→ Material shown
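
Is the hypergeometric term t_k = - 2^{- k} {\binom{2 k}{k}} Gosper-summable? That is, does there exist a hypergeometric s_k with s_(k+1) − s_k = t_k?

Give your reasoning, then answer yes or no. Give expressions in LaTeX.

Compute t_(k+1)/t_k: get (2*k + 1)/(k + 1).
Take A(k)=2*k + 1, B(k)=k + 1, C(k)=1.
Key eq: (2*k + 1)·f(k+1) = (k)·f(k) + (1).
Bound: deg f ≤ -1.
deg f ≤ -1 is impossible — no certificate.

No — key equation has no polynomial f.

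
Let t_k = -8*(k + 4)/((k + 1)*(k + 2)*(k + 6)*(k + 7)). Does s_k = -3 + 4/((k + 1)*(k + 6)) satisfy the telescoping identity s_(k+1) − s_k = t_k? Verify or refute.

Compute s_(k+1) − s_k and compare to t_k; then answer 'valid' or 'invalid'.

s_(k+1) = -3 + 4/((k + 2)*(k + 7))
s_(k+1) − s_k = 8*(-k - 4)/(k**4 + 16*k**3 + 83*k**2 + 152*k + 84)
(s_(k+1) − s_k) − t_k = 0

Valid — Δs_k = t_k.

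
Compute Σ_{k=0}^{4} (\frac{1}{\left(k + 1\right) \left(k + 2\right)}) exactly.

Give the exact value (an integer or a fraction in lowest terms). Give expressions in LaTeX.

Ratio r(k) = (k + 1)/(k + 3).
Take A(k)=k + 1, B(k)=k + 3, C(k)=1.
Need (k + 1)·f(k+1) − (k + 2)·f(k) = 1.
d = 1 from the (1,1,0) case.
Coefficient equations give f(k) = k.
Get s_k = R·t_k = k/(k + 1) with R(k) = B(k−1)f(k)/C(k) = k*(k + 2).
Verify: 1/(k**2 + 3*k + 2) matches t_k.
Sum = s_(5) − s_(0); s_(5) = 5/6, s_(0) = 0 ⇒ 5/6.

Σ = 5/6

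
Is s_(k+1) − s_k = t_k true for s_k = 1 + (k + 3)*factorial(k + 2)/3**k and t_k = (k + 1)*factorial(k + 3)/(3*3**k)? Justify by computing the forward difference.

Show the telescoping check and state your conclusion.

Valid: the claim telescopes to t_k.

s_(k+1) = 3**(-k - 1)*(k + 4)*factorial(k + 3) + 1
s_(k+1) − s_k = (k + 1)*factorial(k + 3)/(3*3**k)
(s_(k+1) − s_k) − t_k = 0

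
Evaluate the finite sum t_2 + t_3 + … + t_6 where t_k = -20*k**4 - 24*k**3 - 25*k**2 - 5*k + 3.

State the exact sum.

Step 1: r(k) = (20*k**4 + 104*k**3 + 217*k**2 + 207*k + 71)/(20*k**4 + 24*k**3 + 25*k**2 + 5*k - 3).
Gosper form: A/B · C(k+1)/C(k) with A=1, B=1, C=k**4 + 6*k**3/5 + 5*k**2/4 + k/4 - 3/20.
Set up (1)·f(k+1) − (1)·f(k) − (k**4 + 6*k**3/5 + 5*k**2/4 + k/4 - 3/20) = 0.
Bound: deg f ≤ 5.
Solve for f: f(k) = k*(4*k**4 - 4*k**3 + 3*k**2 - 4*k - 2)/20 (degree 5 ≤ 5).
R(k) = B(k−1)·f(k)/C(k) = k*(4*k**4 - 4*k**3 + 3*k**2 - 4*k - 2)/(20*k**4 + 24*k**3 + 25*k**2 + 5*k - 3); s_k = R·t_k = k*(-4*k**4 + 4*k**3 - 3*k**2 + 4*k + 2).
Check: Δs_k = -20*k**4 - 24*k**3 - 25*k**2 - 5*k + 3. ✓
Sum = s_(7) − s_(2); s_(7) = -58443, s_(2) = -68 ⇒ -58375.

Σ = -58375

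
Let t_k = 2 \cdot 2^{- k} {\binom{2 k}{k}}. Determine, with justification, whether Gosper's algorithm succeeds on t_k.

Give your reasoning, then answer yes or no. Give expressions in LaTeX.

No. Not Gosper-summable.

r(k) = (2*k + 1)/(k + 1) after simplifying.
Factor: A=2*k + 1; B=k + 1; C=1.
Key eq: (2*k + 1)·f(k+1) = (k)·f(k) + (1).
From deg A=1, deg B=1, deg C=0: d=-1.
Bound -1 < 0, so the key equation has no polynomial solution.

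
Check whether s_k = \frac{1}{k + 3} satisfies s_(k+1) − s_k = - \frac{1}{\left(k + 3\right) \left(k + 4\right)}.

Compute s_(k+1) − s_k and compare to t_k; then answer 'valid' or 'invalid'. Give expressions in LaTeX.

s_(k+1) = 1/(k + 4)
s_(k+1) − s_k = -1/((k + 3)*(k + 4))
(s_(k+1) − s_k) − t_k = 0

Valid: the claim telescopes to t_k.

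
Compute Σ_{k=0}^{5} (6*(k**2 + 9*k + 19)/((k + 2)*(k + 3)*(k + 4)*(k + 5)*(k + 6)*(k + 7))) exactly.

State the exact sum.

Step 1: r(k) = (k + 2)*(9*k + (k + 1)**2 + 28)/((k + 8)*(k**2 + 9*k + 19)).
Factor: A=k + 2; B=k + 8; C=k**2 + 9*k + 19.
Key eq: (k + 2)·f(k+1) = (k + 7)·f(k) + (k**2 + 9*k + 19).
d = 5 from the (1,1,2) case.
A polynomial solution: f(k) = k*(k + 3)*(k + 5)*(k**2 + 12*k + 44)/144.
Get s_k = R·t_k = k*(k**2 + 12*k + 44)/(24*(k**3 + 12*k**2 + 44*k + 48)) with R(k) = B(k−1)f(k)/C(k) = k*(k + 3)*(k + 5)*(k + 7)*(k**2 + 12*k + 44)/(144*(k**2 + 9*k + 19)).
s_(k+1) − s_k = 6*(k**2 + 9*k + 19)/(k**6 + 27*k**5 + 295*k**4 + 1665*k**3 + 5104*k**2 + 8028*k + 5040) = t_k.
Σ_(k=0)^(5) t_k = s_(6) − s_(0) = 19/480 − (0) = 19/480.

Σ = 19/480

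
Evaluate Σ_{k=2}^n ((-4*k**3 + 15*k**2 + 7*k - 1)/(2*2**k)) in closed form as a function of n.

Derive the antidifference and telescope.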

→ Required work
Go through the listing and write out each line exactly.

→ Task answer
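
Is the hypergeometric term t_k = - 2^{- k} {\binom{2 k}{k}} Gosper-summable? That is, does there exist a hypergeometric s_k with s_(k+1) − s_k = t_k?

Give your reasoning, then answer yes or no. Give expressions in LaTeX.

Compute t_(k+1)/t_k: get (2*k + 1)/(k + 1).
Take A(k)=2*k + 1, B(k)=k + 1, C(k)=1.
Key eq: (2*k + 1)·f(k+1) = (k)·f(k) + (1).
Bound: deg f ≤ -1.
deg f ≤ -1 is impossible — no certificate.

No — key equation has no polynomial f.

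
Let t_k = -8*(k + 4)/((k + 1)*(k + 2)*(k + 6)*(k + 7)). Does s_k = -3 + 4/((k + 1)*(k + 6)) satisfy the telescoping identity s_(k+1) − s_k = t_k? Verify or refute.

Compute s_(k+1) − s_k and compare to t_k; then answer 'valid' or 'invalid'.

s_(k+1) = -3 + 4/((k + 2)*(k + 7))
s_(k+1) − s_k = 8*(-k - 4)/(k**4 + 16*k**3 + 83*k**2 + 152*k + 84)
(s_(k+1) − s_k) − t_k = 0

Valid — Δs_k = t_k.

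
Compute Σ_{k=0}^{4} (\frac{1}{\left(k + 1\right) \left(k + 2\right)}) exactly.

Give the exact value (an integer or a fraction in lowest terms). Give expressions in LaTeX.

Ratio r(k) = (k + 1)/(k + 3).
Take A(k)=k + 1, B(k)=k + 3, C(k)=1.
Need (k + 1)·f(k+1) − (k + 2)·f(k) = 1.
d = 1 from the (1,1,0) case.
Coefficient equations give f(k) = k.
Get s_k = R·t_k = k/(k + 1) with R(k) = B(k−1)f(k)/C(k) = k*(k + 2).
Verify: 1/(k**2 + 3*k + 2) matches t_k.
Sum = s_(5) − s_(0); s_(5) = 5/6, s_(0) = 0 ⇒ 5/6.

Σ = 5/6

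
Is s_(k+1) − s_k = t_k true for s_k = 1 + (k + 3)*factorial(k + 2)/3**k and t_k = (k + 1)*factorial(k + 3)/(3*3**k)? Justify by computing the forward difference.

Show the telescoping check and state your conclusion.

Valid: the claim telescopes to t_k.

s_(k+1) = 3**(-k - 1)*(k + 4)*factorial(k + 3) + 1
s_(k+1) − s_k = (k + 1)*factorial(k + 3)/(3*3**k)
(s_(k+1) − s_k) − t_k = 0

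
Evaluate the finite sum t_2 + t_3 + … + t_6 where t_k = -20*k**4 - 24*k**3 - 25*k**2 - 5*k + 3.

State the exact sum.

Step 1: r(k) = (20*k**4 + 104*k**3 + 217*k**2 + 207*k + 71)/(20*k**4 + 24*k**3 + 25*k**2 + 5*k - 3).
Gosper form: A/B · C(k+1)/C(k) with A=1, B=1, C=k**4 + 6*k**3/5 + 5*k**2/4 + k/4 - 3/20.
Set up (1)·f(k+1) − (1)·f(k) − (k**4 + 6*k**3/5 + 5*k**2/4 + k/4 - 3/20) = 0.
Bound: deg f ≤ 5.
Solve for f: f(k) = k*(4*k**4 - 4*k**3 + 3*k**2 - 4*k - 2)/20 (degree 5 ≤ 5).
R(k) = B(k−1)·f(k)/C(k) = k*(4*k**4 - 4*k**3 + 3*k**2 - 4*k - 2)/(20*k**4 + 24*k**3 + 25*k**2 + 5*k - 3); s_k = R·t_k = k*(-4*k**4 + 4*k**3 - 3*k**2 + 4*k + 2).
Check: Δs_k = -20*k**4 - 24*k**3 - 25*k**2 - 5*k + 3. ✓
Sum = s_(7) − s_(2); s_(7) = -58443, s_(2) = -68 ⇒ -58375.

Σ = -58375

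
Let t_k = 2 \cdot 2^{- k} {\binom{2 k}{k}}. Determine, with justification, whether Gosper's algorithm succeeds on t_k.

Give your reasoning, then answer yes or no. Give expressions in LaTeX.

No. Not Gosper-summable.

r(k) = (2*k + 1)/(k + 1) after simplifying.
Factor: A=2*k + 1; B=k + 1; C=1.
Key eq: (2*k + 1)·f(k+1) = (k)·f(k) + (1).
From deg A=1, deg B=1, deg C=0: d=-1.
Bound -1 < 0, so the key equation has no polynomial solution.

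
Check whether s_k = \frac{1}{k + 3} satisfies s_(k+1) − s_k = - \frac{1}{\left(k + 3\right) \left(k + 4\right)}.

Compute s_(k+1) − s_k and compare to t_k; then answer 'valid' or 'invalid'. Give expressions in LaTeX.

s_(k+1) = 1/(k + 4)
s_(k+1) − s_k = -1/((k + 3)*(k + 4))
(s_(k+1) − s_k) − t_k = 0

Valid: the claim telescopes to t_k.

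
Compute Σ_{k=0}^{5} (6*(k**2 + 9*k + 19)/((k + 2)*(k + 3)*(k + 4)*(k + 5)*(k + 6)*(k + 7))) exactly.

State the exact sum.

Step 1: r(k) = (k + 2)*(9*k + (k + 1)**2 + 28)/((k + 8)*(k**2 + 9*k + 19)).
Factor: A=k + 2; B=k + 8; C=k**2 + 9*k + 19.
Key eq: (k + 2)·f(k+1) = (k + 7)·f(k) + (k**2 + 9*k + 19).
d = 5 from the (1,1,2) case.
A polynomial solution: f(k) = k*(k + 3)*(k + 5)*(k**2 + 12*k + 44)/144.
Get s_k = R·t_k = k*(k**2 + 12*k + 44)/(24*(k**3 + 12*k**2 + 44*k + 48)) with R(k) = B(k−1)f(k)/C(k) = k*(k + 3)*(k + 5)*(k + 7)*(k**2 + 12*k + 44)/(144*(k**2 + 9*k + 19)).
s_(k+1) − s_k = 6*(k**2 + 9*k + 19)/(k**6 + 27*k**5 + 295*k**4 + 1665*k**3 + 5104*k**2 + 8028*k + 5040) = t_k.
Σ_(k=0)^(5) t_k = s_(6) − s_(0) = 19/480 − (0) = 19/480.

Σ = 19/480

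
Evaluate Σ_{k=2}^n ((-4*k**3 + 15*k**2 + 7*k - 1)/(2*2**k)) in closed form as a function of n.

Derive the antidifference and telescope.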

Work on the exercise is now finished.